■ **WHAT THE TASK REQUIRES**: An exact, complete copy of the lines below is the expected answer.

Stored data entries
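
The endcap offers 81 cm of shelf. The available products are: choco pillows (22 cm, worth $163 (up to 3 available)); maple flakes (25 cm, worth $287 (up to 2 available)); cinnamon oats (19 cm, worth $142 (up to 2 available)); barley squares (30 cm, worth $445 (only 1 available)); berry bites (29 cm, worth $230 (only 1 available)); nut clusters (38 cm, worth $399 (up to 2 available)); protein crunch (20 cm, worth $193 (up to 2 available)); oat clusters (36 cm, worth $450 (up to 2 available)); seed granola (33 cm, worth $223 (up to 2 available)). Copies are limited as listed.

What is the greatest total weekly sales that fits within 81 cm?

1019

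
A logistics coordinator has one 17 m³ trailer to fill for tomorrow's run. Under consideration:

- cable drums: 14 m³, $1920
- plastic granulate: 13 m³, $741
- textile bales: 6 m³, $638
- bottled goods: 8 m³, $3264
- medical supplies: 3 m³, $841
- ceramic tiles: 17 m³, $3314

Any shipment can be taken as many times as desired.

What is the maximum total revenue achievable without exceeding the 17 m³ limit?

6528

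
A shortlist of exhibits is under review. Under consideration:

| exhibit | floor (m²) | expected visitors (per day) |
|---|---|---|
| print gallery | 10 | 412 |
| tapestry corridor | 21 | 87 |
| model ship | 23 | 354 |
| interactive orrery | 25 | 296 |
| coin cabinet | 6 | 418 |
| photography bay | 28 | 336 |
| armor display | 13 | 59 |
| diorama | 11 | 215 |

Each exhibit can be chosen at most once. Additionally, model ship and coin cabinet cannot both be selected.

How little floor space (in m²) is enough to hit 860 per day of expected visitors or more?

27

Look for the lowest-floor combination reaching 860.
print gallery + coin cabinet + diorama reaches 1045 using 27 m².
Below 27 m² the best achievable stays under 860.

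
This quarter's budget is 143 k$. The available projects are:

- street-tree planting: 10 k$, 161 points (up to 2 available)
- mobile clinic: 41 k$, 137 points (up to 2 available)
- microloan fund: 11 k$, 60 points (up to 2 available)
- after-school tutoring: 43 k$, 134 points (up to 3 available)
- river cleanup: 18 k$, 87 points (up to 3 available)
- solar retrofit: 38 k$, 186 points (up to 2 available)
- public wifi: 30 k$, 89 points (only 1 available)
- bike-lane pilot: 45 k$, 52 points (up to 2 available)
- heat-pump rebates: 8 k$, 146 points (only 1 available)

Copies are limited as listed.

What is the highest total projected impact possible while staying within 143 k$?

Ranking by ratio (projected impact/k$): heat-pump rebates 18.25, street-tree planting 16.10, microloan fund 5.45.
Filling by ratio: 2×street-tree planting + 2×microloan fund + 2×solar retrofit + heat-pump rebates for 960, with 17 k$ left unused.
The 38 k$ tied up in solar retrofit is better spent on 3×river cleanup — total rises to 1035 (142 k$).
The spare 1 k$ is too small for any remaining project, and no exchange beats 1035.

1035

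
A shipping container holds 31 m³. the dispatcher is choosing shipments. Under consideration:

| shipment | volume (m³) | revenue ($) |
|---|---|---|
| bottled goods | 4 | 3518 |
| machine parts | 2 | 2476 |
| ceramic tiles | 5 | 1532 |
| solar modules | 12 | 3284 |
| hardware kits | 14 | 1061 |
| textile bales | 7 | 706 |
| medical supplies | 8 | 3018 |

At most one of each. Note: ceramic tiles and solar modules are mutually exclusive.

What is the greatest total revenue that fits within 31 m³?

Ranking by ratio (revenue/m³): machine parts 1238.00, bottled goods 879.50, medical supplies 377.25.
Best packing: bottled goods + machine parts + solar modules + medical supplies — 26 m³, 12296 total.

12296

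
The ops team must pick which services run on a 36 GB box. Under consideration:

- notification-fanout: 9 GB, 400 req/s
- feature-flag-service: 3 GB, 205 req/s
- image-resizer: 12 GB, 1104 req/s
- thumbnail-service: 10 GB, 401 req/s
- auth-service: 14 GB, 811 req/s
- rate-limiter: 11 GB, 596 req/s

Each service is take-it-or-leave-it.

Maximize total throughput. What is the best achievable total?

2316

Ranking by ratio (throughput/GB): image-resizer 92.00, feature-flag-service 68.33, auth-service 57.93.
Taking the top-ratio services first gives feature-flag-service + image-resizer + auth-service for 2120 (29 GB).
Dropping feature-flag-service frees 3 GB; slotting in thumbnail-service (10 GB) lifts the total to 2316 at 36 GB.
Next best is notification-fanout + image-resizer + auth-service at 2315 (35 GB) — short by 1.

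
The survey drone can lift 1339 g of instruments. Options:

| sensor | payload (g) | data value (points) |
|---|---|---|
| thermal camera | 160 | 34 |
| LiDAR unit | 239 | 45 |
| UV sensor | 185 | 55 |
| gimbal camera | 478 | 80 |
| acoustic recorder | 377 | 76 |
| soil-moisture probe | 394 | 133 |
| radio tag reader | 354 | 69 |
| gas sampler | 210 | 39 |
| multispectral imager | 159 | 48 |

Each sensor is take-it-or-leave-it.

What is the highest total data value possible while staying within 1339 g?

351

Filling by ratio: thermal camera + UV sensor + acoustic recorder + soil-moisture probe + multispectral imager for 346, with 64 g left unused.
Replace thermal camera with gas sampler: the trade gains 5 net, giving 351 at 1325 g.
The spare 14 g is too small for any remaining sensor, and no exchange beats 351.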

■ **SOLUTION TO THE PROBLEM**:
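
The endcap offers 81 cm of shelf. The available products are: choco pillows (22 cm, worth $163 (up to 3 available)); maple flakes (25 cm, worth $287 (up to 2 available)); cinnamon oats (19 cm, worth $142 (up to 2 available)); barley squares (30 cm, worth $445 (only 1 available)); berry bites (29 cm, worth $230 (only 1 available)); nut clusters (38 cm, worth $399 (up to 2 available)); protein crunch (20 cm, worth $193 (up to 2 available)); oat clusters (36 cm, worth $450 (up to 2 available)); seed granola (33 cm, worth $223 (up to 2 available)). Copies are limited as listed.

What is the greatest total weekly sales that fits within 81 cm?

1019

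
A logistics coordinator has one 17 m³ trailer to fill for tomorrow's run. Under consideration:

- cable drums: 14 m³, $1920
- plastic granulate: 13 m³, $741
- textile bales: 6 m³, $638
- bottled goods: 8 m³, $3264
- medical supplies: 3 m³, $841
- ceramic tiles: 17 m³, $3314

Any shipment can be taken as many times as desired.

What is the maximum total revenue achievable without exceeding the 17 m³ limit?

6528

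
A shortlist of exhibits is under review. Under consideration:

| exhibit | floor (m²) | expected visitors (per day) |
|---|---|---|
| print gallery | 10 | 412 |
| tapestry corridor | 21 | 87 |
| model ship | 23 | 354 |
| interactive orrery | 25 | 296 |
| coin cabinet | 6 | 418 |
| photography bay | 28 | 336 |
| armor display | 13 | 59 |
| diorama | 11 | 215 |

Each exhibit can be chosen at most once. Additionally, model ship and coin cabinet cannot both be selected.

How little floor space (in m²) is enough to hit 860 per day of expected visitors or more?

27

Look for the lowest-floor combination reaching 860.
print gallery + coin cabinet + diorama reaches 1045 using 27 m².
Below 27 m² the best achievable stays under 860.

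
This quarter's budget is 143 k$. The available projects are:

- street-tree planting: 10 k$, 161 points (up to 2 available)
- mobile clinic: 41 k$, 137 points (up to 2 available)
- microloan fund: 11 k$, 60 points (up to 2 available)
- after-school tutoring: 43 k$, 134 points (up to 3 available)
- river cleanup: 18 k$, 87 points (up to 3 available)
- solar retrofit: 38 k$, 186 points (up to 2 available)
- public wifi: 30 k$, 89 points (only 1 available)
- bike-lane pilot: 45 k$, 52 points (up to 2 available)
- heat-pump rebates: 8 k$, 146 points (only 1 available)

Copies are limited as listed.

What is the highest total projected impact possible while staying within 143 k$?

Ranking by ratio (projected impact/k$): heat-pump rebates 18.25, street-tree planting 16.10, microloan fund 5.45.
Filling by ratio: 2×street-tree planting + 2×microloan fund + 2×solar retrofit + heat-pump rebates for 960, with 17 k$ left unused.
The 38 k$ tied up in solar retrofit is better spent on 3×river cleanup — total rises to 1035 (142 k$).
The spare 1 k$ is too small for any remaining project, and no exchange beats 1035.

1035

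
A shipping container holds 31 m³. the dispatcher is choosing shipments. Under consideration:

| shipment | volume (m³) | revenue ($) |
|---|---|---|
| bottled goods | 4 | 3518 |
| machine parts | 2 | 2476 |
| ceramic tiles | 5 | 1532 |
| solar modules | 12 | 3284 |
| hardware kits | 14 | 1061 |
| textile bales | 7 | 706 |
| medical supplies | 8 | 3018 |

At most one of each. Note: ceramic tiles and solar modules are mutually exclusive.

What is the greatest total revenue that fits within 31 m³?

Ranking by ratio (revenue/m³): machine parts 1238.00, bottled goods 879.50, medical supplies 377.25.
Best packing: bottled goods + machine parts + solar modules + medical supplies — 26 m³, 12296 total.

12296

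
The ops team must pick which services run on a 36 GB box. Under consideration:

- notification-fanout: 9 GB, 400 req/s
- feature-flag-service: 3 GB, 205 req/s
- image-resizer: 12 GB, 1104 req/s
- thumbnail-service: 10 GB, 401 req/s
- auth-service: 14 GB, 811 req/s
- rate-limiter: 11 GB, 596 req/s

Each service is take-it-or-leave-it.

Maximize total throughput. What is the best achievable total?

2316

Ranking by ratio (throughput/GB): image-resizer 92.00, feature-flag-service 68.33, auth-service 57.93.
Taking the top-ratio services first gives feature-flag-service + image-resizer + auth-service for 2120 (29 GB).
Dropping feature-flag-service frees 3 GB; slotting in thumbnail-service (10 GB) lifts the total to 2316 at 36 GB.
Next best is notification-fanout + image-resizer + auth-service at 2315 (35 GB) — short by 1.

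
The survey drone can lift 1339 g of instruments. Options:

| sensor | payload (g) | data value (points) |
|---|---|---|
| thermal camera | 160 | 34 |
| LiDAR unit | 239 | 45 |
| UV sensor | 185 | 55 |
| gimbal camera | 478 | 80 |
| acoustic recorder | 377 | 76 |
| soil-moisture probe | 394 | 133 |
| radio tag reader | 354 | 69 |
| gas sampler | 210 | 39 |
| multispectral imager | 159 | 48 |

Each sensor is take-it-or-leave-it.

What is the highest total data value possible while staying within 1339 g?

351

Filling by ratio: thermal camera + UV sensor + acoustic recorder + soil-moisture probe + multispectral imager for 346, with 64 g left unused.
Replace thermal camera with gas sampler: the trade gains 5 net, giving 351 at 1325 g.
The spare 14 g is too small for any remaining sensor, and no exchange beats 351.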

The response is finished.